### Dataset excerpts
---

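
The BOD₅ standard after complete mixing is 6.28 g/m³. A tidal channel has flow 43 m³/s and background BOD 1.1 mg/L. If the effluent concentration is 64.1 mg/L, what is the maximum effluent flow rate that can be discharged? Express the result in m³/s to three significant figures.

Mass balance at complete mixing: C_std·(Q_w + Q_r) = Q_w·C_e + Q_r·C_b.
Rearranging, Q_w = Q_r·(C_std − C_b)/(C_e − C_std) = 43·(6.28 − 1.1) / (64.1 − 6.28) = 3.852 m³/s.

3.85 m³/s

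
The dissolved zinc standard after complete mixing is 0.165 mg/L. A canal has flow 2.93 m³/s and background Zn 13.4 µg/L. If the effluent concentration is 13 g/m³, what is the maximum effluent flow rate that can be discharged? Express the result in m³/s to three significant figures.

0.0346 m³/s

13.4 µg/L = 0.0134 mg/L.
Mass balance at complete mixing: C_std·(Q_w + Q_r) = Q_w·C_e + Q_r·C_b.
Rearranging, Q_w = Q_r·(C_std − C_b)/(C_e − C_std) = 2.93·(0.165 − 0.0134) / (13 − 0.165) = 0.03461 m³/s.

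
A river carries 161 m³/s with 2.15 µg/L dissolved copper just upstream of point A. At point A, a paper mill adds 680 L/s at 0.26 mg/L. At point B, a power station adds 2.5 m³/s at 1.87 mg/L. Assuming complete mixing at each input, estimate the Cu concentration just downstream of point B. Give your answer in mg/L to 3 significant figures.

2.15 µg/L = 0.00215 mg/L.
680 L/s = 0.68 m³/s.
After input A: C = (161·0.00215 + 0.68·0.26) / 161.7 = 0.003234 mg/L.
After input B: C = (161.7·0.003234 + 2.5·1.87) / 164.2 = 0.03166 mg/L.

0.0317 mg/L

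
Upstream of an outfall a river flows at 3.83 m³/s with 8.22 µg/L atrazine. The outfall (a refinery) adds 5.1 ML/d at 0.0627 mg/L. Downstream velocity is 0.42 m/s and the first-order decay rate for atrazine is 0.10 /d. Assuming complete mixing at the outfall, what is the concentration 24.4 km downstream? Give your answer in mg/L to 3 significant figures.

0.00846 mg/L

5.1 ML/d = 0.05903 m³/s.
8.22 µg/L = 0.00822 mg/L.
After complete mixing, C₀ = (0.05903·0.0627 + 3.83·0.00822) / 3.889 = 0.009047 mg/L.
Travel time t = 2.44e+04 m / 0.42 m/s = 5.81e+04 s = 0.6724 d.
C = 0.009047·exp(−0.10·0.6724) = 0.009047·0.935 = 0.008459 mg/L.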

---

### Task details
All entries are to be repeated exactly and completely.

### Answer for the task
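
The BOD₅ standard after complete mixing is 6.28 g/m³. A tidal channel has flow 43 m³/s and background BOD 1.1 mg/L. If the effluent concentration is 64.1 mg/L, what is the maximum effluent flow rate that can be discharged? Express the result in m³/s to three significant figures.

Mass balance at complete mixing: C_std·(Q_w + Q_r) = Q_w·C_e + Q_r·C_b.
Rearranging, Q_w = Q_r·(C_std − C_b)/(C_e − C_std) = 43·(6.28 − 1.1) / (64.1 − 6.28) = 3.852 m³/s.

3.85 m³/s

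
The dissolved zinc standard after complete mixing is 0.165 mg/L. A canal has flow 2.93 m³/s and background Zn 13.4 µg/L. If the effluent concentration is 13 g/m³, what is the maximum effluent flow rate that can be discharged? Express the result in m³/s to three significant figures.

0.0346 m³/s

13.4 µg/L = 0.0134 mg/L.
Mass balance at complete mixing: C_std·(Q_w + Q_r) = Q_w·C_e + Q_r·C_b.
Rearranging, Q_w = Q_r·(C_std − C_b)/(C_e − C_std) = 2.93·(0.165 − 0.0134) / (13 − 0.165) = 0.03461 m³/s.

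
A river carries 161 m³/s with 2.15 µg/L dissolved copper just upstream of point A. At point A, a paper mill adds 680 L/s at 0.26 mg/L. At point B, a power station adds 2.5 m³/s at 1.87 mg/L. Assuming complete mixing at each input, estimate the Cu concentration just downstream of point B. Give your answer in mg/L to 3 significant figures.

2.15 µg/L = 0.00215 mg/L.
680 L/s = 0.68 m³/s.
After input A: C = (161·0.00215 + 0.68·0.26) / 161.7 = 0.003234 mg/L.
After input B: C = (161.7·0.003234 + 2.5·1.87) / 164.2 = 0.03166 mg/L.

0.0317 mg/L

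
Upstream of an outfall a river flows at 3.83 m³/s with 8.22 µg/L atrazine. The outfall (a refinery) adds 5.1 ML/d at 0.0627 mg/L. Downstream velocity is 0.42 m/s and the first-order decay rate for atrazine is 0.10 /d. Assuming complete mixing at the outfall, what is the concentration 24.4 km downstream? Give your answer in mg/L to 3 significant figures.

0.00846 mg/L

5.1 ML/d = 0.05903 m³/s.
8.22 µg/L = 0.00822 mg/L.
After complete mixing, C₀ = (0.05903·0.0627 + 3.83·0.00822) / 3.889 = 0.009047 mg/L.
Travel time t = 2.44e+04 m / 0.42 m/s = 5.81e+04 s = 0.6724 d.
C = 0.009047·exp(−0.10·0.6724) = 0.009047·0.935 = 0.008459 mg/L.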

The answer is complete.